■ To do ■
Your output should be the whole listing, identical to the original.

-- -- --

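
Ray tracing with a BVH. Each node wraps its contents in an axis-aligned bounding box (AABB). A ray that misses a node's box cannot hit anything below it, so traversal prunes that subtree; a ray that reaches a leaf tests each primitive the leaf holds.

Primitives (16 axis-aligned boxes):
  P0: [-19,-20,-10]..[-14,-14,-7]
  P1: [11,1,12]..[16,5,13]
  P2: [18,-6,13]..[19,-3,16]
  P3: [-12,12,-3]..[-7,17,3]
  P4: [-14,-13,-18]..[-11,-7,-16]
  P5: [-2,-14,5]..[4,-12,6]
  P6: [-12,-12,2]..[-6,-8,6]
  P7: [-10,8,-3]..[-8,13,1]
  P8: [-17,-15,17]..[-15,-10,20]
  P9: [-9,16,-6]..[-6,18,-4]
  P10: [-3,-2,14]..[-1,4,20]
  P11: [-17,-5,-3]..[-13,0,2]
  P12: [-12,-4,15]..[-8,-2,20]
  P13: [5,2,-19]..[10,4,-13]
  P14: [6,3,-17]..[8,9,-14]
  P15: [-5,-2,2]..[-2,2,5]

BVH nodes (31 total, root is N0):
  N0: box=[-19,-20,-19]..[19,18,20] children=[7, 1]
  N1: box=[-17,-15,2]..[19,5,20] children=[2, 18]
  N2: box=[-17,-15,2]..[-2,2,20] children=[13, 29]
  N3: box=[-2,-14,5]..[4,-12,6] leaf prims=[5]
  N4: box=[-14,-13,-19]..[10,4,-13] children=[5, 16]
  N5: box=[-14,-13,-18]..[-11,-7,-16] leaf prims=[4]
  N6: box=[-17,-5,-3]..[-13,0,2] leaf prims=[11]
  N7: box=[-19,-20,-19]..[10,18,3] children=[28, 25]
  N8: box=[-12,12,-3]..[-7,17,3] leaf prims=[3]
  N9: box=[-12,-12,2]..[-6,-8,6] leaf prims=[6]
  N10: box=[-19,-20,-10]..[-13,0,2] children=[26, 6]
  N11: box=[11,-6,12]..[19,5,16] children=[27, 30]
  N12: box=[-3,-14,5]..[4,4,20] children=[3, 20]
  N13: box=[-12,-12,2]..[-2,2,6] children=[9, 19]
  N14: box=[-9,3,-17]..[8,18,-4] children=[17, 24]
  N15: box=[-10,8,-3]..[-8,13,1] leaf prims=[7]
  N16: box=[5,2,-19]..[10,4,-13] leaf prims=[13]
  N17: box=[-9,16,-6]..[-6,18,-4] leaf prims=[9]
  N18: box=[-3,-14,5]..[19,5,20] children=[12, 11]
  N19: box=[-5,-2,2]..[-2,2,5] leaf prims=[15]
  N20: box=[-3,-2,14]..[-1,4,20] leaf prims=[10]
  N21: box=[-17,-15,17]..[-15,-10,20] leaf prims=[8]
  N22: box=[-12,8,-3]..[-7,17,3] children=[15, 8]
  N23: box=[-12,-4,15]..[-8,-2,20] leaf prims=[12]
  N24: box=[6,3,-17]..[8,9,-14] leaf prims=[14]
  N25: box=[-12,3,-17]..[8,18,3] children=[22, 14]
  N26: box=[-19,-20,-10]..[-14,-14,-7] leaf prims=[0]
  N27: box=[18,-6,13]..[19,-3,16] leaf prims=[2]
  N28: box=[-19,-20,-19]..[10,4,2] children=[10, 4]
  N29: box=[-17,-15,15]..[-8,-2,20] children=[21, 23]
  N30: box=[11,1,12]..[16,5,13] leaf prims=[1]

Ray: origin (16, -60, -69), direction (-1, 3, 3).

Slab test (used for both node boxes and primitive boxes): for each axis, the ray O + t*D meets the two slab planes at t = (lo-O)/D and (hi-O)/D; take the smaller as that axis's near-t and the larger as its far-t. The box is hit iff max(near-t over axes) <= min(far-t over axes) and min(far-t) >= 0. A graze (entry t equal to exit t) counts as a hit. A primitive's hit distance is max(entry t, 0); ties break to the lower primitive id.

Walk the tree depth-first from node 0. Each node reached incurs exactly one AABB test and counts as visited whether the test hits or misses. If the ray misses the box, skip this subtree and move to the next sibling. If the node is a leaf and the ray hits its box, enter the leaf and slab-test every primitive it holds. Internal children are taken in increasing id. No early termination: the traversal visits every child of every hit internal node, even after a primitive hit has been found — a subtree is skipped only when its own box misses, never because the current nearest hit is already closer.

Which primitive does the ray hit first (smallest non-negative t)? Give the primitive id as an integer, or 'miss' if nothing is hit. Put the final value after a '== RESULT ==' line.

Traverse from the root:
N0 x:[-3,35] y:[40/3,26] z:[50/3,89/3] -> hit [50/3,26], descend [1, 7]
  N1 x:[-3,33] y:[15,65/3] z:[71/3,89/3] -> miss, prune
  N7 x:[6,35] y:[40/3,26] z:[50/3,24] -> hit [50/3,24], descend [25, 28]
    N25 x:[8,28] y:[21,26] z:[52/3,24] -> hit [21,24], descend [14, 22]
      N14 x:[8,25] y:[21,26] z:[52/3,65/3] -> hit [21,65/3], descend [17, 24]
        N17 x:[22,25] y:[76/3,26] z:[21,65/3] -> miss, prune
        N24 x:[8,10] y:[21,23] z:[52/3,55/3] -> miss, prune
      N22 x:[23,28] y:[68/3,77/3] z:[22,24] -> hit [23,24], descend [8, 15]
        N8 x:[23,28] y:[24,77/3] z:[22,24] -> hit [24,24] leaf, test {P3@t=24}
        N15 x:[24,26] y:[68/3,73/3] z:[22,70/3] -> miss, prune
    N28 x:[6,35] y:[40/3,64/3] z:[50/3,71/3] -> hit [50/3,64/3], descend [4, 10]
      N4 x:[6,30] y:[47/3,64/3] z:[50/3,56/3] -> hit [50/3,56/3], descend [5, 16]
        N5 x:[27,30] y:[47/3,53/3] z:[17,53/3] -> miss, prune
        N16 x:[6,11] y:[62/3,64/3] z:[50/3,56/3] -> miss, prune
      N10 x:[29,35] y:[40/3,20] z:[59/3,71/3] -> miss, prune

Summary -> nodes [0, 1, 7, 25, 14, 17, 24, 22, 8, 15, 28, 4, 5, 16, 10]; box-tests=15; leaf-entries=1; first=P3

== RESULT ==
3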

-- -- --

■ Exercise result ■
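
Ray tracing with a BVH. Each node wraps its contents in an axis-aligned bounding box (AABB). A ray that misses a node's box cannot hit anything below it, so traversal prunes that subtree; a ray that reaches a leaf tests each primitive the leaf holds.

Primitives (16 axis-aligned boxes):
  P0: [-19,-20,-10]..[-14,-14,-7]
  P1: [11,1,12]..[16,5,13]
  P2: [18,-6,13]..[19,-3,16]
  P3: [-12,12,-3]..[-7,17,3]
  P4: [-14,-13,-18]..[-11,-7,-16]
  P5: [-2,-14,5]..[4,-12,6]
  P6: [-12,-12,2]..[-6,-8,6]
  P7: [-10,8,-3]..[-8,13,1]
  P8: [-17,-15,17]..[-15,-10,20]
  P9: [-9,16,-6]..[-6,18,-4]
  P10: [-3,-2,14]..[-1,4,20]
  P11: [-17,-5,-3]..[-13,0,2]
  P12: [-12,-4,15]..[-8,-2,20]
  P13: [5,2,-19]..[10,4,-13]
  P14: [6,3,-17]..[8,9,-14]
  P15: [-5,-2,2]..[-2,2,5]

BVH nodes (31 total, root is N0):
  N0: box=[-19,-20,-19]..[19,18,20] children=[7, 1]
  N1: box=[-17,-15,2]..[19,5,20] children=[2, 18]
  N2: box=[-17,-15,2]..[-2,2,20] children=[13, 29]
  N3: box=[-2,-14,5]..[4,-12,6] leaf prims=[5]
  N4: box=[-14,-13,-19]..[10,4,-13] children=[5, 16]
  N5: box=[-14,-13,-18]..[-11,-7,-16] leaf prims=[4]
  N6: box=[-17,-5,-3]..[-13,0,2] leaf prims=[11]
  N7: box=[-19,-20,-19]..[10,18,3] children=[28, 25]
  N8: box=[-12,12,-3]..[-7,17,3] leaf prims=[3]
  N9: box=[-12,-12,2]..[-6,-8,6] leaf prims=[6]
  N10: box=[-19,-20,-10]..[-13,0,2] children=[26, 6]
  N11: box=[11,-6,12]..[19,5,16] children=[27, 30]
  N12: box=[-3,-14,5]..[4,4,20] children=[3, 20]
  N13: box=[-12,-12,2]..[-2,2,6] children=[9, 19]
  N14: box=[-9,3,-17]..[8,18,-4] children=[17, 24]
  N15: box=[-10,8,-3]..[-8,13,1] leaf prims=[7]
  N16: box=[5,2,-19]..[10,4,-13] leaf prims=[13]
  N17: box=[-9,16,-6]..[-6,18,-4] leaf prims=[9]
  N18: box=[-3,-14,5]..[19,5,20] children=[12, 11]
  N19: box=[-5,-2,2]..[-2,2,5] leaf prims=[15]
  N20: box=[-3,-2,14]..[-1,4,20] leaf prims=[10]
  N21: box=[-17,-15,17]..[-15,-10,20] leaf prims=[8]
  N22: box=[-12,8,-3]..[-7,17,3] children=[15, 8]
  N23: box=[-12,-4,15]..[-8,-2,20] leaf prims=[12]
  N24: box=[6,3,-17]..[8,9,-14] leaf prims=[14]
  N25: box=[-12,3,-17]..[8,18,3] children=[22, 14]
  N26: box=[-19,-20,-10]..[-14,-14,-7] leaf prims=[0]
  N27: box=[18,-6,13]..[19,-3,16] leaf prims=[2]
  N28: box=[-19,-20,-19]..[10,4,2] children=[10, 4]
  N29: box=[-17,-15,15]..[-8,-2,20] children=[21, 23]
  N30: box=[11,1,12]..[16,5,13] leaf prims=[1]

Ray: origin (16, -60, -69), direction (-1, 3, 3).

Slab test (used for both node boxes and primitive boxes): for each axis, the ray O + t*D meets the two slab planes at t = (lo-O)/D and (hi-O)/D; take the smaller as that axis's near-t and the larger as its far-t. The box is hit iff max(near-t over axes) <= min(far-t over axes) and min(far-t) >= 0. A graze (entry t equal to exit t) counts as a hit. A primitive's hit distance is max(entry t, 0); ties break to the lower primitive id.

Walk the tree depth-first from node 0. Each node reached incurs exactly one AABB test and counts as visited whether the test hits or misses. If the ray misses the box, skip this subtree and move to the next sibling. If the node is a leaf and the ray hits its box, enter the leaf and slab-test every primitive it holds. Internal children are taken in increasing id. No early termination: the traversal visits every child of every hit internal node, even after a primitive hit has been found — a subtree is skipped only when its own box misses, never because the current nearest hit is already closer.

Which primitive does the ray hit first (smallest non-negative t)? Give the primitive id as an integer, or 'miss' if nothing is hit. Put the final value after a '== RESULT ==' line.

Traverse from the root:
N0 x:[-3,35] y:[40/3,26] z:[50/3,89/3] -> hit [50/3,26], descend [1, 7]
  N1 x:[-3,33] y:[15,65/3] z:[71/3,89/3] -> miss, prune
  N7 x:[6,35] y:[40/3,26] z:[50/3,24] -> hit [50/3,24], descend [25, 28]
    N25 x:[8,28] y:[21,26] z:[52/3,24] -> hit [21,24], descend [14, 22]
      N14 x:[8,25] y:[21,26] z:[52/3,65/3] -> hit [21,65/3], descend [17, 24]
        N17 x:[22,25] y:[76/3,26] z:[21,65/3] -> miss, prune
        N24 x:[8,10] y:[21,23] z:[52/3,55/3] -> miss, prune
      N22 x:[23,28] y:[68/3,77/3] z:[22,24] -> hit [23,24], descend [8, 15]
        N8 x:[23,28] y:[24,77/3] z:[22,24] -> hit [24,24] leaf, test {P3@t=24}
        N15 x:[24,26] y:[68/3,73/3] z:[22,70/3] -> miss, prune
    N28 x:[6,35] y:[40/3,64/3] z:[50/3,71/3] -> hit [50/3,64/3], descend [4, 10]
      N4 x:[6,30] y:[47/3,64/3] z:[50/3,56/3] -> hit [50/3,56/3], descend [5, 16]
        N5 x:[27,30] y:[47/3,53/3] z:[17,53/3] -> miss, prune
        N16 x:[6,11] y:[62/3,64/3] z:[50/3,56/3] -> miss, prune
      N10 x:[29,35] y:[40/3,20] z:[59/3,71/3] -> miss, prune

Summary -> nodes [0, 1, 7, 25, 14, 17, 24, 22, 8, 15, 28, 4, 5, 16, 10]; box-tests=15; leaf-entries=1; first=P3

== RESULT ==
3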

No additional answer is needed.